_WHAT IS NEEDED_
From the entries below, transcribe exactly the lines between the line holding "A pianist voices" and the line holding "Voice-leading question: from the 3rd of Bbmaj9", inclusive; skip all other lines.

_RECORDS SHOWN_
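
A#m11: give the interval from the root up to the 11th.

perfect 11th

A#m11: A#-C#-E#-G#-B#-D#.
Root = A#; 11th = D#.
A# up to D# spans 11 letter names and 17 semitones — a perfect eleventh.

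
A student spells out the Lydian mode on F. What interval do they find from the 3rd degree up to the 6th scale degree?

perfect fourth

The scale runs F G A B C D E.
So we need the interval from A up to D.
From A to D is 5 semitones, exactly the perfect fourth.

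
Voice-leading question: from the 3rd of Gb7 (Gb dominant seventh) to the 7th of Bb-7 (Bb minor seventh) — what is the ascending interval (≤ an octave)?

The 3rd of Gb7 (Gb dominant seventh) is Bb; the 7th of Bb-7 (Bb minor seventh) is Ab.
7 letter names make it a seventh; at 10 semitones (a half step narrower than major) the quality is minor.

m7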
---
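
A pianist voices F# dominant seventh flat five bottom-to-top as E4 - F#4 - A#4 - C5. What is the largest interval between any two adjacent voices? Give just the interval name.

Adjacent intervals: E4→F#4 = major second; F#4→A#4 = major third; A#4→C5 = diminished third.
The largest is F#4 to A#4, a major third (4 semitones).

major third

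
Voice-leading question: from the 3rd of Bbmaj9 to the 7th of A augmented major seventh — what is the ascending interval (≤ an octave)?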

_ANSWER TO THIS PROBLEM_
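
A pianist voices F# dominant seventh flat five bottom-to-top as E4 - F#4 - A#4 - C5. What is the largest interval between any two adjacent voices? Give just the interval name.

Adjacent intervals: E4→F#4 = major second; F#4→A#4 = major third; A#4→C5 = diminished third.
The largest is F#4 to A#4, a major third (4 semitones).

major third

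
Voice-leading question: from the 3rd of Bbmaj9 to the 7th of A augmented major seventh — what is the ascending interval (≤ an octave)?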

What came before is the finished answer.